__WHAT YOU NEED TO DO__
Return every line of the data exactly as it stands.

====== DATA RECORDS ======

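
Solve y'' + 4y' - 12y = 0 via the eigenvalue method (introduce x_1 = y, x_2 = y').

Let x_1 = y, x_2 = y'. Then x_1' = x_2 and x_2' = 12x_1 - 4x_2.
A = [[0,1],[12,-4]]; det(A-λI) = λ^2 + 4λ - 12.
Eigenvalues λ = -6, 2 with eigenvectors (1,-6), (1,2).

y(t) = K_1e^(-6t) + K_2e^(2t)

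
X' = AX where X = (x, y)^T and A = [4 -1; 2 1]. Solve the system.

x(t) = C_1e^(3t) + C_2e^(2t), y(t) = C_1e^(3t) + 2C_2e^(2t)

Coefficient matrix A = [[4, -1], [2, 1]].
Characteristic polynomial det(A - λI) = λ^2 - 5λ + 6 = 0.
Eigenvalues λ = 3, 2.
For λ=3: (A-λI) row 1 is [1, -1], so an eigenvector is (1, 1).
For λ=2: (A-λI) row 1 is [2, -1], so an eigenvector is (1, 2).
General solution: C_1e^(3t)(1,1) + C_2e^(2t)(1,2).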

======

__ANSWER FOR THIS EXERCISE__
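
Solve y'' + 4y' - 12y = 0 via the eigenvalue method (introduce x_1 = y, x_2 = y').

Let x_1 = y, x_2 = y'. Then x_1' = x_2 and x_2' = 12x_1 - 4x_2.
A = [[0,1],[12,-4]]; det(A-λI) = λ^2 + 4λ - 12.
Eigenvalues λ = -6, 2 with eigenvectors (1,-6), (1,2).

y(t) = K_1e^(-6t) + K_2e^(2t)

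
X' = AX where X = (x, y)^T and A = [4 -1; 2 1]. Solve the system.

x(t) = C_1e^(3t) + C_2e^(2t), y(t) = C_1e^(3t) + 2C_2e^(2t)

Coefficient matrix A = [[4, -1], [2, 1]].
Characteristic polynomial det(A - λI) = λ^2 - 5λ + 6 = 0.
Eigenvalues λ = 3, 2.
For λ=3: (A-λI) row 1 is [1, -1], so an eigenvector is (1, 1).
For λ=2: (A-λI) row 1 is [2, -1], so an eigenvector is (1, 2).
General solution: C_1e^(3t)(1,1) + C_2e^(2t)(1,2).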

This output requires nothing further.